* [Exercise objective]
Work out how many lines of the listing below contain the word "After". Respond with that number only.

* [Data supplied]
┌──

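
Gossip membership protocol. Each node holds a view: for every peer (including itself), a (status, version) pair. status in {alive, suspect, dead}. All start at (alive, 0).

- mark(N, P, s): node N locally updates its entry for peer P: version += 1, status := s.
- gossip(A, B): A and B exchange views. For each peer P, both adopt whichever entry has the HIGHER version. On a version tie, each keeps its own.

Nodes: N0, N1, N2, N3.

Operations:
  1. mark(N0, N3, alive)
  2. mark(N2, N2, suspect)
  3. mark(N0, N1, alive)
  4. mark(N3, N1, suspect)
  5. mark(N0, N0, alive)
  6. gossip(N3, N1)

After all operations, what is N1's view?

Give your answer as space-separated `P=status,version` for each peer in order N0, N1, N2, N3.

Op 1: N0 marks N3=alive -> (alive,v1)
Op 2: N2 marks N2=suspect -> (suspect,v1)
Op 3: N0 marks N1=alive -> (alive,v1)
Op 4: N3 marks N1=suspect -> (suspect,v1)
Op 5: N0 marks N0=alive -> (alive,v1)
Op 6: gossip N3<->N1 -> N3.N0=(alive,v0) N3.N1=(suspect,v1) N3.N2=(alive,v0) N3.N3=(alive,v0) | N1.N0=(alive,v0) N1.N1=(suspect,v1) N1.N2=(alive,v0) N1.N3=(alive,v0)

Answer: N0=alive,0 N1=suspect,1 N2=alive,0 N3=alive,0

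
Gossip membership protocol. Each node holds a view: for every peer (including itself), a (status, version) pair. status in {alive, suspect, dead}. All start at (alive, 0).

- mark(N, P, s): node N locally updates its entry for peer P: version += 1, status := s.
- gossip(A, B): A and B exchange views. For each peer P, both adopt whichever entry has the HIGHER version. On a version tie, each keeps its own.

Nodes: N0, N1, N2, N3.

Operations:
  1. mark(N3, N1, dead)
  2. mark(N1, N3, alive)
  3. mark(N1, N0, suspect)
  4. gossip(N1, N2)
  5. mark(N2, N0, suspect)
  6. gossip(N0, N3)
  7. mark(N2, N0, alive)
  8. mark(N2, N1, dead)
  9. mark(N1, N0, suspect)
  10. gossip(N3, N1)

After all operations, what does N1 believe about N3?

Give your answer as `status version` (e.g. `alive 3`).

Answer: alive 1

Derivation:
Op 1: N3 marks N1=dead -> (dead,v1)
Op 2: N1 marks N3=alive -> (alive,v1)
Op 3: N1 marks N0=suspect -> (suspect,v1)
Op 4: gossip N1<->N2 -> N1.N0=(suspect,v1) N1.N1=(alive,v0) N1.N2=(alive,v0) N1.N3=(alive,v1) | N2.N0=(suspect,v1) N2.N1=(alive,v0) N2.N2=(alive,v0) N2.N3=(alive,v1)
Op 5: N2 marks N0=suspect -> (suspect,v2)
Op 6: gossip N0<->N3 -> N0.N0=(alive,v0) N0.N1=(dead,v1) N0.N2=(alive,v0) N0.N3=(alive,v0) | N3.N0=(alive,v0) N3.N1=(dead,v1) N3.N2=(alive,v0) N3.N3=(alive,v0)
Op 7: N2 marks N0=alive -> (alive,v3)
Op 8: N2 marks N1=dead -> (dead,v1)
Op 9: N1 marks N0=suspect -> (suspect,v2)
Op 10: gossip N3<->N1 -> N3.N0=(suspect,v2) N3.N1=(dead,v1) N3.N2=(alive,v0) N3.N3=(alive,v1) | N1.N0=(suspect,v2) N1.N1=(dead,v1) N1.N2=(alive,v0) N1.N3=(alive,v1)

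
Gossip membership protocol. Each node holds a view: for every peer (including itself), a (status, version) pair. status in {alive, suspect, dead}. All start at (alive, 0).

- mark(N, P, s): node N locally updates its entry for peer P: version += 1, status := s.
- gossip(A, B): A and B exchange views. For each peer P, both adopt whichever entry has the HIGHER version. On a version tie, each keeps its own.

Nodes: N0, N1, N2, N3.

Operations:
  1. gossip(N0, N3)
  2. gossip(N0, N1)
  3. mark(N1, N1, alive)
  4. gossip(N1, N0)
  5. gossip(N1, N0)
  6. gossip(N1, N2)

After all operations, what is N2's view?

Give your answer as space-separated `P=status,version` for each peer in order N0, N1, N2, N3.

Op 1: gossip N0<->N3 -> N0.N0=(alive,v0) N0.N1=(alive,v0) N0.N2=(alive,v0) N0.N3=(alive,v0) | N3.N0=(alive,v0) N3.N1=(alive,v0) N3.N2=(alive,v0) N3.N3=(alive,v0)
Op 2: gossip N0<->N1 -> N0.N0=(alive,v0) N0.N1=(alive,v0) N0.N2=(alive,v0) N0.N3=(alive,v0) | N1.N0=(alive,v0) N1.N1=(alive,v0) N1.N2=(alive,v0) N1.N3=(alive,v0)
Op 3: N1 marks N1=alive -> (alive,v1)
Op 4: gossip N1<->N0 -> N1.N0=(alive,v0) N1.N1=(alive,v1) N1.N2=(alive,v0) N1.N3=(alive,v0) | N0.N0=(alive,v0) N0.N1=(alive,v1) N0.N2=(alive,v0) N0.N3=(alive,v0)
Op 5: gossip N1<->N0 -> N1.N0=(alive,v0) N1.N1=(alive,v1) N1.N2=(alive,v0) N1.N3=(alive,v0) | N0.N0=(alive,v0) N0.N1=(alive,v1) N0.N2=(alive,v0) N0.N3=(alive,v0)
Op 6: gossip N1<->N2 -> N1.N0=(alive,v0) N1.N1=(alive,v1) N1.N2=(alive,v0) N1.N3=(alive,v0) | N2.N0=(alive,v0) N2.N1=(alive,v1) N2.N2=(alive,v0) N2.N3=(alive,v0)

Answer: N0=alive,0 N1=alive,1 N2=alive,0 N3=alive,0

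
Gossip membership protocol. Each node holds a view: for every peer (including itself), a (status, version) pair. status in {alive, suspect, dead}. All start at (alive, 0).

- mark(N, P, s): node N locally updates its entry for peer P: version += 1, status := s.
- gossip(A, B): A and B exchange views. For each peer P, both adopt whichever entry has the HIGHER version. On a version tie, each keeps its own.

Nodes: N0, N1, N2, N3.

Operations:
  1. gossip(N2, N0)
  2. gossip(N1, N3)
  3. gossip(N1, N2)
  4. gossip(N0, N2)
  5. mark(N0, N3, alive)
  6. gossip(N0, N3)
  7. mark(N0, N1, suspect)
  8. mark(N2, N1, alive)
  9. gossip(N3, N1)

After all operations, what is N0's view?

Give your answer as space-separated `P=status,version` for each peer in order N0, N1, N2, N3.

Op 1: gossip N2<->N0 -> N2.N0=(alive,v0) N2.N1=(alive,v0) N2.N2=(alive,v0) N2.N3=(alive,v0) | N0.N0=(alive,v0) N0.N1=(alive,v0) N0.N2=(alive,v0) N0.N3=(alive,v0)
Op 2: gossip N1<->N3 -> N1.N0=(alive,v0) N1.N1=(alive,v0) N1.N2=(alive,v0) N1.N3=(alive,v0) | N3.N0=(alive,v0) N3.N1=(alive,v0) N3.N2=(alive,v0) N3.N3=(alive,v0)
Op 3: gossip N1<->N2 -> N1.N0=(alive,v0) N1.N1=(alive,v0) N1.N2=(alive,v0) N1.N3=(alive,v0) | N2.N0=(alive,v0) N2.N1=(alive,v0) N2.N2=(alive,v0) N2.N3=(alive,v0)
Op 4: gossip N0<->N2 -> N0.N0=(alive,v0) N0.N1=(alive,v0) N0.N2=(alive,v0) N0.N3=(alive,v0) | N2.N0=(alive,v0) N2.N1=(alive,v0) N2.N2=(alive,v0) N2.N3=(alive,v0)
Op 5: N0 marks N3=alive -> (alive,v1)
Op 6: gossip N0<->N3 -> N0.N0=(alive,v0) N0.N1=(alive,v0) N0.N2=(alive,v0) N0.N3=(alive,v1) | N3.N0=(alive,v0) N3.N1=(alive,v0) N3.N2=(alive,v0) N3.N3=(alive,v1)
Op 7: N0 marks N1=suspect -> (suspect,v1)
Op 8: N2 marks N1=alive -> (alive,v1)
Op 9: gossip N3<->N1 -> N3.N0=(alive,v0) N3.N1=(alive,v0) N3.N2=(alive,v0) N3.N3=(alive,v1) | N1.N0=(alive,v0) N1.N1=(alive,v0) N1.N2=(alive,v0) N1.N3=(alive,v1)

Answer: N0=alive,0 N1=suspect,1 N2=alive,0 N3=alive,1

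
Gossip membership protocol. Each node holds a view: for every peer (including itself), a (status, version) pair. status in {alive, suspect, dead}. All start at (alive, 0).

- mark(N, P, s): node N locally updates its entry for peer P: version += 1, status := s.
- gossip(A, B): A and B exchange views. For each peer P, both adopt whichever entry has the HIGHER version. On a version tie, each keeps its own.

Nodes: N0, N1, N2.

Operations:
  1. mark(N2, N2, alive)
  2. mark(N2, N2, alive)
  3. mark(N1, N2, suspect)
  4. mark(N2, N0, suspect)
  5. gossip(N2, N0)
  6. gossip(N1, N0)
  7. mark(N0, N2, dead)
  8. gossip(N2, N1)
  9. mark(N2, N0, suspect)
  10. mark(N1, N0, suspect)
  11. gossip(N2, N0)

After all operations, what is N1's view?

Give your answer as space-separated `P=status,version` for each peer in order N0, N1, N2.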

└──

* [Result of the task]
5